> [What is needed] Look through the records below for the line with "4) 'eZeeveZeeveZeZeZ'" and the line with "4) 'AFIAFIAAaFaAFIAFI'", then return those lines and all lines between, exactly.

> [Data provided]
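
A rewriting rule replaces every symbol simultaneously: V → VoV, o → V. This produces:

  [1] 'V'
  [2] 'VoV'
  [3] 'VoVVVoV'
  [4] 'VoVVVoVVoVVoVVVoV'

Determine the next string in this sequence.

VoVVVoVVoVVoVVVoVVoVVVoVVoVVVoVVoVVoVVVoV

φ(VoVVVoVVoVVoVVVoV) expands symbol-by-symbol to VoV V VoV VoV VoV V VoV VoV V VoV VoV V VoV VoV VoV V VoV; joining the 17 pieces gives the next term.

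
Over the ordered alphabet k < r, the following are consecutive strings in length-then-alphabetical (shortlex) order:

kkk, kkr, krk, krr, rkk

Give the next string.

Find the rightmost character of rkk below r, bump it to the next letter, and reset everything to its right to k.

rkr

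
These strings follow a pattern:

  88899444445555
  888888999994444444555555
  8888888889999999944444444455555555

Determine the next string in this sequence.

Term n consists of 3n 8's, followed by 3n-1 9's, followed by 2n+3 4's, followed by 2n+2 5's (n = 1, 2, …).
At n = 4 the blocks have lengths 12, 11, 11, 10.

88888888888899999999999444444444445555555555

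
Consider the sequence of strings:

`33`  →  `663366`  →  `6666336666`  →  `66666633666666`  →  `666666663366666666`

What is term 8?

666666666666663366666666666666

Each term wraps the previous one in 66 on the left and 66 on the right.
From 666666663366666666, 3 further steps: 666666663366666666 → 6666666666336666666666 → 66666666666633666666666666 → (answer).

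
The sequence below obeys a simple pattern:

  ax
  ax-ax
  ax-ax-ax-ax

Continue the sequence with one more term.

Each string is two copies of the previous one joined by '-'.
Doubling ax-ax-ax-ax with '-' between the halves:

ax-ax-ax-ax-ax-ax-ax-ax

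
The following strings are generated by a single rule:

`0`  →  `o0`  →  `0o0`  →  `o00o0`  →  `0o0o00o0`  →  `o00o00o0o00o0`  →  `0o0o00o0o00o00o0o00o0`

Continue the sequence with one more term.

This is a Fibonacci-style word recurrence s(k) = s(k−2)·s(k−1): e.g. 0·o0 = 0o0.
So term 8 is o00o00o0o00o0·0o0o00o0o00o00o0o00o0.

o00o00o0o00o00o0o00o0o00o00o0o00o0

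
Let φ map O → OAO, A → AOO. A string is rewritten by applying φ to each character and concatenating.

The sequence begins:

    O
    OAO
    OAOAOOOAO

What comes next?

OAOAOOOAOAOOOAOOAOOAOAOOOAO

Expanding OAOAOOOAO: O→OAO, A→AOO, O→OAO, A→AOO, O→OAO, O→OAO, O→OAO, A→AOO, O→OAO. Concatenated: OAO AOO OAO AOO OAO OAO OAO AOO OAO.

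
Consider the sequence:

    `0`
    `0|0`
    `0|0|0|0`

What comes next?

0|0|0|0|0|0|0|0

Each string is two copies of the previous one joined by '|'.
One more doubling of 0|0|0|0 gives the answer.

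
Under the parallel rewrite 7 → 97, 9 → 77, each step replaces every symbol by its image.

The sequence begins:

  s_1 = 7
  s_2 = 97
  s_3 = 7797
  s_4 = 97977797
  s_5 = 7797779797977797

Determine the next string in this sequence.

φ(7797779797977797) expands symbol-by-symbol to 97 97 77 97 97 97 77 97 77 97 77 97 97 97 77 97; joining the 16 pieces gives the next term.

97977797979777977797779797977797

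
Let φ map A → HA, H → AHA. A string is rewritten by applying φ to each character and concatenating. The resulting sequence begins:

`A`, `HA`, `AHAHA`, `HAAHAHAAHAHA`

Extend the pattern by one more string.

Rewriting each symbol of HAAHAHAAHAHA: H→AHA, A→HA, A→HA, H→AHA, A→HA, H→AHA, A→HA, A→HA, H→AHA, A→HA, H→AHA, A→HA, which concatenates to AHA HA HA AHA HA AHA HA HA AHA HA AHA HA.

AHAHAHAAHAHAAHAHAHAAHAHAAHAHA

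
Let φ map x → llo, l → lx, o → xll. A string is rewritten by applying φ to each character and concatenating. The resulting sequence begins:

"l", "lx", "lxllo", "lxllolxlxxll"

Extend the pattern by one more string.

Rewriting each symbol of lxllolxlxxll: l→lx, x→llo, l→lx, l→lx, o→xll, l→lx, x→llo, l→lx, x→llo, x→llo, l→lx, l→lx, which concatenates to lx llo lx lx xll lx llo lx llo llo lx lx.

lxllolxlxxlllxllolxllollolxlx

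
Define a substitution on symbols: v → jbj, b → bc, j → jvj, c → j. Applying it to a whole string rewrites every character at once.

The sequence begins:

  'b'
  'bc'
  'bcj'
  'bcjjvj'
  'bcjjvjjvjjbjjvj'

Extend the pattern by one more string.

Replace each of the 15 characters of bcjjvjjvjjbjjvj in place — bc j jvj jvj jbj jvj jvj jbj jvj jvj bc jvj jvj jbj jvj — and concatenate.

bcjjvjjvjjbjjvjjvjjbjjvjjvjbcjvjjvjjbjjvj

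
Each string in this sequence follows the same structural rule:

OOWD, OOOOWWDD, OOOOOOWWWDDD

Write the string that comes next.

OOOOOOOOWWWWDDDD

Reading off run lengths: O runs 2, 4, 6; W runs 1, 2, 3; D runs 1, 2, 3 — each is linear in n (n = 1, 2, …).
Setting n = 4 gives 8, 4, 4 characters in each block.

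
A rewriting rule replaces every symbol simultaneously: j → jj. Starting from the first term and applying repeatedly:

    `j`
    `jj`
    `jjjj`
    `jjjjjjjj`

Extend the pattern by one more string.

Apply φ to jjjjjjjj symbol by symbol: j→jj, j→jj, j→jj, j→jj, j→jj, j→jj, j→jj, j→jj; joined: jj jj jj jj jj jj jj jj.

jjjjjjjjjjjjjjjj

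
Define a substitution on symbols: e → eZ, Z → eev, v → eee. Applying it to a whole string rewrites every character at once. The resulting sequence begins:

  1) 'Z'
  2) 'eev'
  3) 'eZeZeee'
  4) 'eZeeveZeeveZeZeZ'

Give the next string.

Rewriting the 16 symbols of eZeeveZeeveZeZeZ one by one yields eZ eev eZ eZ eee eZ eev eZ eZ eee eZ eev eZ eev eZ eev; concatenated:

eZeeveZeZeeeeZeeveZeZeeeeZeeveZeeveZeev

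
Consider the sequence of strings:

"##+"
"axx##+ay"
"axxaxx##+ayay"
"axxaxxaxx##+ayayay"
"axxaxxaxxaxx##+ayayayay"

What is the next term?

s(k+1) = axx·s(k)·ay, so each term gains axx as a prefix and ay as a suffix.
So the next term is axx·axxaxxaxxaxx##+ayayayay·ay.

axxaxxaxxaxxaxx##+ayayayayay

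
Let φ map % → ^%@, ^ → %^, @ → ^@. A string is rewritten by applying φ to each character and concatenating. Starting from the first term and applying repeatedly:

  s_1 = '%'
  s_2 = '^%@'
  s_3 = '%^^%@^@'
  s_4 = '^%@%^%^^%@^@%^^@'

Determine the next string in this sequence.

Rewriting the 16 symbols of ^%@%^%^^%@^@%^^@ one by one yields %^ ^%@ ^@ ^%@ %^ ^%@ %^ %^ ^%@ ^@ %^ ^@ ^%@ %^ %^ ^@; concatenated:

%^^%@^@^%@%^^%@%^%^^%@^@%^^@^%@%^%^^@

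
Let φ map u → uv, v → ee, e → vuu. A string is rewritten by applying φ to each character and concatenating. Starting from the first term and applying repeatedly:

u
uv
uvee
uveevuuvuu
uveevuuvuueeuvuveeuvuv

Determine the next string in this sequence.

Applying the rule to each of the 22 symbols of uveevuuvuueeuvuveeuvuv gives the pieces uv ee vuu vuu ee uv uv ee uv uv vuu vuu uv ee uv ee vuu vuu uv ee uv ee, which concatenate to the answer.

uveevuuvuueeuvuveeuvuvvuuvuuuveeuveevuuvuuuveeuvee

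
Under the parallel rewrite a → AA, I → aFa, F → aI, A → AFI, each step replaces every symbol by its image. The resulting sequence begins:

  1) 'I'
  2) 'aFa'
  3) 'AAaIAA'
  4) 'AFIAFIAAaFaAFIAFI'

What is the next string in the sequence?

Rewriting the 17 symbols of AFIAFIAAaFaAFIAFI one by one yields AFI aI aFa AFI aI aFa AFI AFI AA aI AA AFI aI aFa AFI aI aFa; concatenated:

AFIaIaFaAFIaIaFaAFIAFIAAaIAAAFIaIaFaAFIaIaFa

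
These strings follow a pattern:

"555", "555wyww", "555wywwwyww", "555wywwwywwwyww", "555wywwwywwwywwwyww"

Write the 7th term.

The strings grow by a fixed suffix wyww each time.
From 555wywwwywwwywwwyww, 2 further steps: 555wywwwywwwywwwyww → 555wywwwywwwywwwywwwyww → (answer).

555wywwwywwwywwwywwwywwwyww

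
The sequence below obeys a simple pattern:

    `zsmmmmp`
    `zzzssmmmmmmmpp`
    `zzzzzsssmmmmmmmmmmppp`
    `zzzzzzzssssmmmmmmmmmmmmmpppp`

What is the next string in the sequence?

The n-th term is 2n-1 z's then n s's then 3n+1 m's then n p's (n = 1, 2, …).
For the next term, n = 5, so the run lengths are 9, 5, 16, 5.

zzzzzzzzzsssssmmmmmmmmmmmmmmmmppppp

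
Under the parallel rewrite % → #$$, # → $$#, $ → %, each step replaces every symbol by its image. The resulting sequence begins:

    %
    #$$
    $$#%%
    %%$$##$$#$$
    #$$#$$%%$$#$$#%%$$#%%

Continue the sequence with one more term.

$$#%%$$#%%#$$#$$%%$$#%%$$##$$#$$%%$$##$$#$$

Applying the rule to each of the 21 symbols of #$$#$$%%$$#$$#%%$$#%% gives the pieces $$# % % $$# % % #$$ #$$ % % $$# % % $$# #$$ #$$ % % $$# #$$ #$$, which concatenate to the answer.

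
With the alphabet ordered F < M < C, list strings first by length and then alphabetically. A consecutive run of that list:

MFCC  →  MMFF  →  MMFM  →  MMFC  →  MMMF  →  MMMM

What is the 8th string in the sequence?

Advancing 2 positions from MMMM through MMMM → MMMC reaches term 8.

MMCF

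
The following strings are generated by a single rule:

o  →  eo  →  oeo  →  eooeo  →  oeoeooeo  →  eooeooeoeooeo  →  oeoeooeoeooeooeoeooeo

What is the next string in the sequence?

From term 3 onward, concatenate the second-to-last term with the last: o·eo = oeo, eo·oeo = eooeo, …
Continuing: eooeooeoeooeo · oeoeooeoeooeooeoeooeo gives term 8.

eooeooeoeooeooeoeooeoeooeooeoeooeo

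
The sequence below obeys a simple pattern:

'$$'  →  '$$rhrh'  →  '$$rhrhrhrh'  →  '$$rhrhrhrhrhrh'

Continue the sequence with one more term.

Each term is the previous one with rhrh appended.
So the next term is $$rhrhrhrhrhrh·rhrh.

$$rhrhrhrhrhrhrhrh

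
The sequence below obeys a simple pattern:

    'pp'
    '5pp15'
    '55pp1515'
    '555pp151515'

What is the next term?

5555pp15151515

s(k+1) = 5·s(k)·15, so each term gains 5 as a prefix and 15 as a suffix.
So the next term is 5·555pp151515·15.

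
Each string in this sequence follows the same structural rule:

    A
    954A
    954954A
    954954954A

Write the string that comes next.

Each term is the previous one with 954 prepended.
Applying this once more to 954954954A:

954954954954A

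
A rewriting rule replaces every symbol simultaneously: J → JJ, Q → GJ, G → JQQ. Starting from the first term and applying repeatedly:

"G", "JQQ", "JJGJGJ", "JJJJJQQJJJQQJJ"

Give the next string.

JJJJJJJJJJGJGJJJJJJJGJGJJJJJ

Applying the rule to each of the 14 symbols of JJJJJQQJJJQQJJ gives the pieces JJ JJ JJ JJ JJ GJ GJ JJ JJ JJ GJ GJ JJ JJ, which concatenate to the answer.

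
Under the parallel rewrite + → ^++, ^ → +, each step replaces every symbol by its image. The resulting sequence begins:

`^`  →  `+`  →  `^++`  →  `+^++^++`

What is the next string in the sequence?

^+++^++^+++^++^++

Expanding +^++^++: +→^++, ^→+, +→^++, +→^++, ^→+, +→^++, +→^++. Concatenated: ^++ + ^++ ^++ + ^++ ^++.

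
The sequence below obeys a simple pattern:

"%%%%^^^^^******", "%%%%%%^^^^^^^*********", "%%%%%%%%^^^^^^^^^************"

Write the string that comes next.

Reading off run lengths: % runs 4, 6, 8; ^ runs 5, 7, 9; * runs 6, 9, 12 — each is linear in n, where the shown terms are n = 2, 3, 4.
Setting n = 5 gives 10, 11, 15 characters in each block.

%%%%%%%%%%^^^^^^^^^^^***************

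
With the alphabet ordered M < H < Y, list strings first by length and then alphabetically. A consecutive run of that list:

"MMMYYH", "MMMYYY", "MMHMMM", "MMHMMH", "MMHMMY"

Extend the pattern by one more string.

MMHMHM

Find the rightmost character of MMHMMY below Y, bump it to the next letter, and reset everything to its right to M.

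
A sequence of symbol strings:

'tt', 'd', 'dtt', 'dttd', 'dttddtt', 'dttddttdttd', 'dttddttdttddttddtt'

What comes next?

dttddttdttddttddttdttddttdttd

Each term (from the third on) is the previous term followed by the one before it: term 3 = d·tt = dtt.
Continuing: dttddttdttddttddtt · dttddttdttd gives term 8.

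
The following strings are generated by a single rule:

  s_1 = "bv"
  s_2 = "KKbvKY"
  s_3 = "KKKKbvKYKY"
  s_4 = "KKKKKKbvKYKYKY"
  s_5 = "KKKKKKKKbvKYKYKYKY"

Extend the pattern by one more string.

KKKKKKKKKKbvKYKYKYKYKY

Every step adds KK to the front and KY to the end of the previous string.
One more step from KKKKKKKKbvKYKYKYKY gives the answer.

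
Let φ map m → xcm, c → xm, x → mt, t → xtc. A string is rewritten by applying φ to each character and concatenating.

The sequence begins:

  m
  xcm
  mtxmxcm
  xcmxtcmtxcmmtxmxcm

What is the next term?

Applying the rule to each of the 18 symbols of xcmxtcmtxcmmtxmxcm gives the pieces mt xm xcm mt xtc xm xcm xtc mt xm xcm xcm xtc mt xcm mt xm xcm, which concatenate to the answer.

mtxmxcmmtxtcxmxcmxtcmtxmxcmxcmxtcmtxcmmtxmxcm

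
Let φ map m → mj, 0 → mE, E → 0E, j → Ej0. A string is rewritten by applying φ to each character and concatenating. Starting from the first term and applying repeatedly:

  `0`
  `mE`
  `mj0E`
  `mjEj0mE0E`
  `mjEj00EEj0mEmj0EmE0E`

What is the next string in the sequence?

mjEj00EEj0mEmE0E0EEj0mEmj0EmjEj0mE0Emj0EmE0E

φ(mjEj00EEj0mEmj0EmE0E) expands symbol-by-symbol to mj Ej0 0E Ej0 mE mE 0E 0E Ej0 mE mj 0E mj Ej0 mE 0E mj 0E mE 0E; joining the 20 pieces gives the next term.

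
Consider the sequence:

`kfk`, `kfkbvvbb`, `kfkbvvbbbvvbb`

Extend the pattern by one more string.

kfkbvvbbbvvbbbvvbb

Every step adds bvvbb to the end: s(k+1) = s(k)·bvvbb.
So the next term is kfkbvvbbbvvbb·bvvbb.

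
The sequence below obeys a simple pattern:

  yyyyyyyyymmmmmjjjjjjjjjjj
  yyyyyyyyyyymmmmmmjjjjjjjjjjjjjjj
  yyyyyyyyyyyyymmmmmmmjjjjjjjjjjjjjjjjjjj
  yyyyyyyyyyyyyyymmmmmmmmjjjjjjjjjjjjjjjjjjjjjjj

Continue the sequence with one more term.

The n-th term is 2n+3 y's then n+2 m's then 4n-1 j's, where the shown terms are n = 3, 4, 5, 6.
At n = 7 the blocks have lengths 17, 9, 27.

yyyyyyyyyyyyyyyyymmmmmmmmmjjjjjjjjjjjjjjjjjjjjjjjjjjj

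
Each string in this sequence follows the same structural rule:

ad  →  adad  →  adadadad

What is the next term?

Every step duplicates the string.
Doubling adadadad:

adadadadadadadad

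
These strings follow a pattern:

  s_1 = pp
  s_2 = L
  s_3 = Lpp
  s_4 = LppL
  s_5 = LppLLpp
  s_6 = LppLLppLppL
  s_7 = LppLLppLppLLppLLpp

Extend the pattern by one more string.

From term 3 onward, concatenate the last term with the second-to-last: L·pp = Lpp, Lpp·L = LppL, …
The next term joins LppLLppLppLLppLLpp and LppLLppLppL.

LppLLppLppLLppLLppLppLLppLppL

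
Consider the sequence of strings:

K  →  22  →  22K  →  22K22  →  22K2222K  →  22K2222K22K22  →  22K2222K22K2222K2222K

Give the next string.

22K2222K22K2222K2222K22K2222K22K22

This is a Fibonacci-style word recurrence s(k) = s(k−1)·s(k−2): e.g. 22·K = 22K.
Continuing: 22K2222K22K2222K2222K · 22K2222K22K22 gives term 8.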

> [Answer section]
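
  4) 'eZeeveZeeveZeZeZ'

Give the next string.

Rewriting the 16 symbols of eZeeveZeeveZeZeZ one by one yields eZ eev eZ eZ eee eZ eev eZ eZ eee eZ eev eZ eev eZ eev; concatenated:

eZeeveZeZeeeeZeeveZeZeeeeZeeveZeeveZeev

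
Consider the sequence of strings:

"##+"
"axx##+ay"
"axxaxx##+ayay"
"axxaxxaxx##+ayayay"
"axxaxxaxxaxx##+ayayayay"

What is the next term?

s(k+1) = axx·s(k)·ay, so each term gains axx as a prefix and ay as a suffix.
So the next term is axx·axxaxxaxxaxx##+ayayayay·ay.

axxaxxaxxaxxaxx##+ayayayayay

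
Let φ map % → ^%@, ^ → %^, @ → ^@. A string is rewritten by applying φ to each character and concatenating. Starting from the first term and applying repeatedly:

  s_1 = '%'
  s_2 = '^%@'
  s_3 = '%^^%@^@'
  s_4 = '^%@%^%^^%@^@%^^@'

Determine the next string in this sequence.

Rewriting the 16 symbols of ^%@%^%^^%@^@%^^@ one by one yields %^ ^%@ ^@ ^%@ %^ ^%@ %^ %^ ^%@ ^@ %^ ^@ ^%@ %^ %^ ^@; concatenated:

%^^%@^@^%@%^^%@%^%^^%@^@%^^@^%@%^%^^@

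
Let φ map u → uv, v → ee, e → vuu. A string is rewritten by applying φ to each character and concatenating. Starting from the first term and applying repeatedly:

u
uv
uvee
uveevuuvuu
uveevuuvuueeuvuveeuvuv

Determine the next string in this sequence.

Applying the rule to each of the 22 symbols of uveevuuvuueeuvuveeuvuv gives the pieces uv ee vuu vuu ee uv uv ee uv uv vuu vuu uv ee uv ee vuu vuu uv ee uv ee, which concatenate to the answer.

uveevuuvuueeuvuveeuvuvvuuvuuuveeuveevuuvuuuveeuvee

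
Under the parallel rewrite a → AA, I → aFa, F → aI, A → AFI, each step replaces every symbol by its image. The resulting sequence begins:

  1) 'I'
  2) 'aFa'
  3) 'AAaIAA'
  4) 'AFIAFIAAaFaAFIAFI'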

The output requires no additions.